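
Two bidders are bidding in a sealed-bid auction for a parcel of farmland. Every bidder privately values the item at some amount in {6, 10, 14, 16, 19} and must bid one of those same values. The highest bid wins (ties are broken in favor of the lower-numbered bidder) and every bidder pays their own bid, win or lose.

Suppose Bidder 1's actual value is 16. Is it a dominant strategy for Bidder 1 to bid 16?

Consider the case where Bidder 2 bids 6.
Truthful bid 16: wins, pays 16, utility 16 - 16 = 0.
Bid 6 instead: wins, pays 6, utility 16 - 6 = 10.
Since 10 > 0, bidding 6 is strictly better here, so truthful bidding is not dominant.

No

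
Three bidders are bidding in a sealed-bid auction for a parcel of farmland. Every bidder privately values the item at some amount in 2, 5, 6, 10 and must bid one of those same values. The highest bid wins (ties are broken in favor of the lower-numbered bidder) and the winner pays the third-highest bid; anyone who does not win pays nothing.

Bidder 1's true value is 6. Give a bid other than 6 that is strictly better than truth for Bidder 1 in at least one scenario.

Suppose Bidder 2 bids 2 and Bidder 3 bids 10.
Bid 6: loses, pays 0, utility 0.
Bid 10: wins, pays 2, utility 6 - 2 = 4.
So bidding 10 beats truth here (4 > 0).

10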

---

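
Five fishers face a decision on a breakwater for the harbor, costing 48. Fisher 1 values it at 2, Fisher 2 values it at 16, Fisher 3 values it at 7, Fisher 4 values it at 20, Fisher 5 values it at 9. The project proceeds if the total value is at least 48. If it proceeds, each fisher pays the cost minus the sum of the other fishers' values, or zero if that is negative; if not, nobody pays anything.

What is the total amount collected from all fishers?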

==

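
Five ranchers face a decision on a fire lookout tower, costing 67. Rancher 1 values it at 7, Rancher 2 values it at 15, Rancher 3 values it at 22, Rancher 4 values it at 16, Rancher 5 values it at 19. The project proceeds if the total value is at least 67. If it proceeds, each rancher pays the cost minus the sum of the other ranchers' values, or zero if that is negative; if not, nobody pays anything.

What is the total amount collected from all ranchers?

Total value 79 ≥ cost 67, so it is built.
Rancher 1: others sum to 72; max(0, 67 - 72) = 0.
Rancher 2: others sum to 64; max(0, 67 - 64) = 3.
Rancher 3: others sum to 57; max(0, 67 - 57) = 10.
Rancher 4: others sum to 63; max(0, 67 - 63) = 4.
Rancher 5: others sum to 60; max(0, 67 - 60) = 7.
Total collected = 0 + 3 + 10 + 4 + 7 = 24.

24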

→ Instructions for the task
Reproduce every line of the material above that has the string "auction".

→ Expected answer
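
Two bidders are bidding in a sealed-bid auction for a parcel of farmland. Every bidder privately values the item at some amount in {6, 10, 14, 16, 19} and must bid one of those same values. The highest bid wins (ties are broken in favor of the lower-numbered bidder) and every bidder pays their own bid, win or lose.
Three bidders are bidding in a sealed-bid auction for a parcel of farmland. Every bidder privately values the item at some amount in 2, 5, 6, 10 and must bid one of those same values. The highest bid wins (ties are broken in favor of the lower-numbered bidder) and the winner pays the third-highest bid; anyone who does not win pays nothing.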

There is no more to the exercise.